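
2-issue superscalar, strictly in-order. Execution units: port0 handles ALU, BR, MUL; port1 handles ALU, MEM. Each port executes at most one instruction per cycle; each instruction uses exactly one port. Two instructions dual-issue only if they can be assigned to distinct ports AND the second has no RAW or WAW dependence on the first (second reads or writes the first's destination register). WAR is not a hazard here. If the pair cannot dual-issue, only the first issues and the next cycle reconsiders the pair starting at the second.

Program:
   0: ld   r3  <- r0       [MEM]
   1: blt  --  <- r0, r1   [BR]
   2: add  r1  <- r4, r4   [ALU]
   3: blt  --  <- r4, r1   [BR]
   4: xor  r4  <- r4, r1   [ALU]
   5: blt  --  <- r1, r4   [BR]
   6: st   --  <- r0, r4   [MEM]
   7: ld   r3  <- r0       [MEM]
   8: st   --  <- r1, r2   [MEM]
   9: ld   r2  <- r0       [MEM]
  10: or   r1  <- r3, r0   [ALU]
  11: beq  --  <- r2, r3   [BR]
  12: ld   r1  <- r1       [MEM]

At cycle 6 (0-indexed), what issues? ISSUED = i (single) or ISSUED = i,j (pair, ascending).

ISSUED = 9,10

  cy0 -> i0,i1 (ld.MEM+blt.BR) 2-wide
  cy1 -> i2 (add.ALU) RAW r1
  cy2 -> i3,i4 (blt.BR+xor.ALU) 2-wide
  cy3 -> i5,i6 (blt.BR+st.MEM) 2-wide
  cy4 -> i7 (ld.MEM) no-port MEM/MEM
  cy5 -> i8 (st.MEM) no-port MEM/MEM
  cy6 -> i9,i10 (ld.MEM+or.ALU) 2-wide
  cy7 -> i11,i12 (beq.BR+ld.MEM) 2-wide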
******************************
> _About this task_
All of the data needs to be reproduced exactly, with no line missing.

> _Reply_
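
2-issue superscalar, strictly in-order. Execution units: port0 handles ALU, BR, MUL; port1 handles ALU, MEM. Each port executes at most one instruction per cycle; each instruction uses exactly one port. Two instructions dual-issue only if they can be assigned to distinct ports AND the second has no RAW or WAW dependence on the first (second reads or writes the first's destination register). WAR is not a hazard here. If the pair cannot dual-issue, only the first issues and the next cycle reconsiders the pair starting at the second.

Program:
   0: ld   r3  <- r0       [MEM]
   1: blt  --  <- r0, r1   [BR]
   2: add  r1  <- r4, r4   [ALU]
   3: blt  --  <- r4, r1   [BR]
   4: xor  r4  <- r4, r1   [ALU]
   5: blt  --  <- r1, r4   [BR]
   6: st   --  <- r0, r4   [MEM]
   7: ld   r3  <- r0       [MEM]
   8: st   --  <- r1, r2   [MEM]
   9: ld   r2  <- r0       [MEM]
  10: or   r1  <- r3, r0   [ALU]
  11: beq  --  <- r2, r3   [BR]
  12: ld   r1  <- r1       [MEM]

At cycle 6 (0-indexed), what issues? ISSUED = i (single) or ISSUED = i,j (pair, ascending).

ISSUED = 9,10

  cy0 -> i0,i1 (ld.MEM+blt.BR) 2-wide
  cy1 -> i2 (add.ALU) RAW r1
  cy2 -> i3,i4 (blt.BR+xor.ALU) 2-wide
  cy3 -> i5,i6 (blt.BR+st.MEM) 2-wide
  cy4 -> i7 (ld.MEM) no-port MEM/MEM
  cy5 -> i8 (st.MEM) no-port MEM/MEM
  cy6 -> i9,i10 (ld.MEM+or.ALU) 2-wide
  cy7 -> i11,i12 (beq.BR+ld.MEM) 2-wide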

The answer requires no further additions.